Set down all of the records exactly, leaving none out.

#### [EXCERPTED DATA]
• • • • •
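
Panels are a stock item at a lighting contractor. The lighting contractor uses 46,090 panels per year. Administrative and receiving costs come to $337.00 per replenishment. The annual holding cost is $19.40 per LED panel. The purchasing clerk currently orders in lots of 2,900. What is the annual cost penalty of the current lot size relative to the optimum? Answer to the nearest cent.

Extra cost ≈ $8,936.96 per year

EOQ = √(2DS/H) = √(2 × 46,090 × 337 / 19.4) ≈ 1265.41.
Cost at Q* = (D/Q*)S + (Q*/2)H = √(2DSH) ≈ $24,549.02.
Cost at Q = 2,900: (46,090/2,900)×337 + (2,900/2)×19.4 = $5,355.98 + $28,130.00 = $33,485.98.
Excess = $33,485.98 − $24,549.02 = $8,936.96.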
• • • • •
#### [ANSWER AREA]
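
Panels are a stock item at a lighting contractor. The lighting contractor uses 46,090 panels per year. Administrative and receiving costs come to $337.00 per replenishment. The annual holding cost is $19.40 per LED panel. The purchasing clerk currently orders in lots of 2,900. What is the annual cost penalty of the current lot size relative to the optimum? Answer to the nearest cent.

Extra cost ≈ $8,936.96 per year

EOQ = √(2DS/H) = √(2 × 46,090 × 337 / 19.4) ≈ 1265.41.
Cost at Q* = (D/Q*)S + (Q*/2)H = √(2DSH) ≈ $24,549.02.
Cost at Q = 2,900: (46,090/2,900)×337 + (2,900/2)×19.4 = $5,355.98 + $28,130.00 = $33,485.98.
Excess = $33,485.98 − $24,549.02 = $8,936.96.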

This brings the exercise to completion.